* _Exercise aim_:
The response should be the data again, identical in every line.

*** Begin section ***

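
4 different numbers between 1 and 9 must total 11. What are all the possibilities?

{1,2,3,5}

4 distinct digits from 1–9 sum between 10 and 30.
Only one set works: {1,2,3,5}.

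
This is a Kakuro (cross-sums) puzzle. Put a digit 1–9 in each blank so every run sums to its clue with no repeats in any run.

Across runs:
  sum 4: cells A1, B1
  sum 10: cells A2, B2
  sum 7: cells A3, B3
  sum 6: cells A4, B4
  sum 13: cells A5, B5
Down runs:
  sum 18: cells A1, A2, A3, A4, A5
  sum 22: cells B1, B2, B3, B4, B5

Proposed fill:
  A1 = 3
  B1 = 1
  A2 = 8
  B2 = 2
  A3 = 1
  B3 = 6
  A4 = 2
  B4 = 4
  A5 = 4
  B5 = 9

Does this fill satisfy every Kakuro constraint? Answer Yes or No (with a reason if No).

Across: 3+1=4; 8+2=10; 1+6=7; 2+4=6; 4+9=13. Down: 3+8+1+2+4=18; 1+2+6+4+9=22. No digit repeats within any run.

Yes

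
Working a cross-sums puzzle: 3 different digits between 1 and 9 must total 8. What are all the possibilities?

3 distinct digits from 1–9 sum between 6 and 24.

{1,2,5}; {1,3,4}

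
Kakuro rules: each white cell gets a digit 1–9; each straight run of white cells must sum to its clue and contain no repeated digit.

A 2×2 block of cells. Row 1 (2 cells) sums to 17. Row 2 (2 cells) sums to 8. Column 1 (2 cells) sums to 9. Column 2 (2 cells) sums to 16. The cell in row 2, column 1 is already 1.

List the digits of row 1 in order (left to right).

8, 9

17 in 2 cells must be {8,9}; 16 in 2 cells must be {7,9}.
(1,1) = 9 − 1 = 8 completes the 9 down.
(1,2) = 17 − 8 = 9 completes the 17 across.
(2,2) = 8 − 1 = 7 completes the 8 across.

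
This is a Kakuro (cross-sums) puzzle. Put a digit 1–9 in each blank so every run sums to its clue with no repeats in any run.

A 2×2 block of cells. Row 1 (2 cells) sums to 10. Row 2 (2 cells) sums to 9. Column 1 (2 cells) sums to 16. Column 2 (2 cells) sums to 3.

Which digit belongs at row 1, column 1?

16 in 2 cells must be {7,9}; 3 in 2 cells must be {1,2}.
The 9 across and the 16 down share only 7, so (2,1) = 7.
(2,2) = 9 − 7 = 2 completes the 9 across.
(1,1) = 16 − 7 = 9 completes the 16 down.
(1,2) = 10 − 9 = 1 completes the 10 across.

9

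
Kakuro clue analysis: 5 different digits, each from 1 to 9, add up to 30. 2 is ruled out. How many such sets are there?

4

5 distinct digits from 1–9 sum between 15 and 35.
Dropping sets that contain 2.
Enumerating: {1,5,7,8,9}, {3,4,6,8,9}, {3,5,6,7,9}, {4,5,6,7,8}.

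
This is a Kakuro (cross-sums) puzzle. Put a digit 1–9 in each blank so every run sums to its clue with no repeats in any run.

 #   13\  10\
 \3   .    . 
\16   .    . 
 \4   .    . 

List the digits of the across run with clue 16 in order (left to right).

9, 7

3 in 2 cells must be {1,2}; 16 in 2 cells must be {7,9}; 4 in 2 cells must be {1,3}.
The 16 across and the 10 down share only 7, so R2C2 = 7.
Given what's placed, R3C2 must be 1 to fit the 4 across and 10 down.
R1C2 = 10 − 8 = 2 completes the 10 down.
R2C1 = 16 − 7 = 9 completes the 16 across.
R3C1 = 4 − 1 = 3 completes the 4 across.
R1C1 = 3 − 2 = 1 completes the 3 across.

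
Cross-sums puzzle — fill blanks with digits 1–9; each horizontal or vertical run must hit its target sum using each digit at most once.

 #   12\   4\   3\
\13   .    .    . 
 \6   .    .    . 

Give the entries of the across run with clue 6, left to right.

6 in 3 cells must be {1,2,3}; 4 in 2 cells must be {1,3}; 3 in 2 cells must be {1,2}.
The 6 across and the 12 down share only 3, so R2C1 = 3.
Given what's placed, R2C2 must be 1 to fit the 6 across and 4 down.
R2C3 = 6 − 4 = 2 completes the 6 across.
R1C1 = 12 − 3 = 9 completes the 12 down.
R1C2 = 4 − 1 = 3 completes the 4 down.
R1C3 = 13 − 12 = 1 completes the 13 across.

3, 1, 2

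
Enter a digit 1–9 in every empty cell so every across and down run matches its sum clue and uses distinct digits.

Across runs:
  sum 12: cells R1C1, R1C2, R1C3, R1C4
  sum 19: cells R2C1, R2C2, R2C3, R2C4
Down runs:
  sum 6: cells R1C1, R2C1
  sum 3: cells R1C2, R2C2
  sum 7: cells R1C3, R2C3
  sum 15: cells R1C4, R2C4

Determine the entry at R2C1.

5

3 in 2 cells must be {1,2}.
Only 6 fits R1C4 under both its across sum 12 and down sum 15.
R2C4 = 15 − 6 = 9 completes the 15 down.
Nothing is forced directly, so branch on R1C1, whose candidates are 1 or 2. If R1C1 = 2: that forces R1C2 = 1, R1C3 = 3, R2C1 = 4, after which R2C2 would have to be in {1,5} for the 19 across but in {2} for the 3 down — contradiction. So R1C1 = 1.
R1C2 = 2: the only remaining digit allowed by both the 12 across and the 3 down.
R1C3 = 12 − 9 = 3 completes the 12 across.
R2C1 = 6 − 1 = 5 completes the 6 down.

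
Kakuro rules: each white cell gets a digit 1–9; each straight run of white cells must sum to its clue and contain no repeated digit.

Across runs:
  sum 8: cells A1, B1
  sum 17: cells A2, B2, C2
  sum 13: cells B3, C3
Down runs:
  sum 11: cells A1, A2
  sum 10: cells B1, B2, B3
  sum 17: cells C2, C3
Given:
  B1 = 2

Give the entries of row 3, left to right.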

*** End section ***

* _Exercise solution_:
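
4 different numbers between 1 and 9 must total 11. What are all the possibilities?

{1,2,3,5}

4 distinct digits from 1–9 sum between 10 and 30.
Only one set works: {1,2,3,5}.

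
This is a Kakuro (cross-sums) puzzle. Put a digit 1–9 in each blank so every run sums to its clue with no repeats in any run.

Across runs:
  sum 4: cells A1, B1
  sum 10: cells A2, B2
  sum 7: cells A3, B3
  sum 6: cells A4, B4
  sum 13: cells A5, B5
Down runs:
  sum 18: cells A1, A2, A3, A4, A5
  sum 22: cells B1, B2, B3, B4, B5

Proposed fill:
  A1 = 3
  B1 = 1
  A2 = 8
  B2 = 2
  A3 = 1
  B3 = 6
  A4 = 2
  B4 = 4
  A5 = 4
  B5 = 9

Does this fill satisfy every Kakuro constraint? Answer Yes or No (with a reason if No).

Across: 3+1=4; 8+2=10; 1+6=7; 2+4=6; 4+9=13. Down: 3+8+1+2+4=18; 1+2+6+4+9=22. No digit repeats within any run.

Yes

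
Working a cross-sums puzzle: 3 different digits between 1 and 9 must total 8. What are all the possibilities?

3 distinct digits from 1–9 sum between 6 and 24.

{1,2,5}; {1,3,4}

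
Kakuro rules: each white cell gets a digit 1–9; each straight run of white cells must sum to its clue and contain no repeated digit.

A 2×2 block of cells. Row 1 (2 cells) sums to 17. Row 2 (2 cells) sums to 8. Column 1 (2 cells) sums to 9. Column 2 (2 cells) sums to 16. The cell in row 2, column 1 is already 1.

List the digits of row 1 in order (left to right).

8, 9

17 in 2 cells must be {8,9}; 16 in 2 cells must be {7,9}.
(1,1) = 9 − 1 = 8 completes the 9 down.
(1,2) = 17 − 8 = 9 completes the 17 across.
(2,2) = 8 − 1 = 7 completes the 8 across.

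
This is a Kakuro (cross-sums) puzzle. Put a digit 1–9 in each blank so every run sums to its clue with no repeats in any run.

A 2×2 block of cells. Row 1 (2 cells) sums to 10. Row 2 (2 cells) sums to 9. Column 1 (2 cells) sums to 16. Column 2 (2 cells) sums to 3.

Which digit belongs at row 1, column 1?

16 in 2 cells must be {7,9}; 3 in 2 cells must be {1,2}.
The 9 across and the 16 down share only 7, so (2,1) = 7.
(2,2) = 9 − 7 = 2 completes the 9 across.
(1,1) = 16 − 7 = 9 completes the 16 down.
(1,2) = 10 − 9 = 1 completes the 10 across.

9

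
Kakuro clue analysis: 5 different digits, each from 1 to 9, add up to 30. 2 is ruled out. How many such sets are there?

4

5 distinct digits from 1–9 sum between 15 and 35.
Dropping sets that contain 2.
Enumerating: {1,5,7,8,9}, {3,4,6,8,9}, {3,5,6,7,9}, {4,5,6,7,8}.

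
This is a Kakuro (cross-sums) puzzle. Put a digit 1–9 in each blank so every run sums to its clue with no repeats in any run.

 #   13\  10\
 \3   .    . 
\16   .    . 
 \4   .    . 

List the digits of the across run with clue 16 in order (left to right).

9, 7

3 in 2 cells must be {1,2}; 16 in 2 cells must be {7,9}; 4 in 2 cells must be {1,3}.
The 16 across and the 10 down share only 7, so R2C2 = 7.
Given what's placed, R3C2 must be 1 to fit the 4 across and 10 down.
R1C2 = 10 − 8 = 2 completes the 10 down.
R2C1 = 16 − 7 = 9 completes the 16 across.
R3C1 = 4 − 1 = 3 completes the 4 across.
R1C1 = 3 − 2 = 1 completes the 3 across.

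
Cross-sums puzzle — fill blanks with digits 1–9; each horizontal or vertical run must hit its target sum using each digit at most once.

 #   12\   4\   3\
\13   .    .    . 
 \6   .    .    . 

Give the entries of the across run with clue 6, left to right.

6 in 3 cells must be {1,2,3}; 4 in 2 cells must be {1,3}; 3 in 2 cells must be {1,2}.
The 6 across and the 12 down share only 3, so R2C1 = 3.
Given what's placed, R2C2 must be 1 to fit the 6 across and 4 down.
R2C3 = 6 − 4 = 2 completes the 6 across.
R1C1 = 12 − 3 = 9 completes the 12 down.
R1C2 = 4 − 1 = 3 completes the 4 down.
R1C3 = 13 − 12 = 1 completes the 13 across.

3, 1, 2

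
Enter a digit 1–9 in every empty cell so every across and down run matches its sum clue and uses distinct digits.

Across runs:
  sum 12: cells R1C1, R1C2, R1C3, R1C4
  sum 19: cells R2C1, R2C2, R2C3, R2C4
Down runs:
  sum 6: cells R1C1, R2C1
  sum 3: cells R1C2, R2C2
  sum 7: cells R1C3, R2C3
  sum 15: cells R1C4, R2C4

Determine the entry at R2C1.

5

3 in 2 cells must be {1,2}.
Only 6 fits R1C4 under both its across sum 12 and down sum 15.
R2C4 = 15 − 6 = 9 completes the 15 down.
Nothing is forced directly, so branch on R1C1, whose candidates are 1 or 2. If R1C1 = 2: that forces R1C2 = 1, R1C3 = 3, R2C1 = 4, after which R2C2 would have to be in {1,5} for the 19 across but in {2} for the 3 down — contradiction. So R1C1 = 1.
R1C2 = 2: the only remaining digit allowed by both the 12 across and the 3 down.
R1C3 = 12 − 9 = 3 completes the 12 across.
R2C1 = 6 − 1 = 5 completes the 6 down.

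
Kakuro rules: each white cell gets a digit 1–9; each straight run of white cells must sum to its clue and contain no repeated digit.

Across runs:
  sum 8: cells A1, B1
  sum 17: cells A2, B2, C2
  sum 13: cells B3, C3
Down runs:
  sum 11: cells A1, A2
  sum 10: cells B1, B2, B3
  sum 17: cells C2, C3
Given:
  B1 = 2

Give the entries of row 3, left to right.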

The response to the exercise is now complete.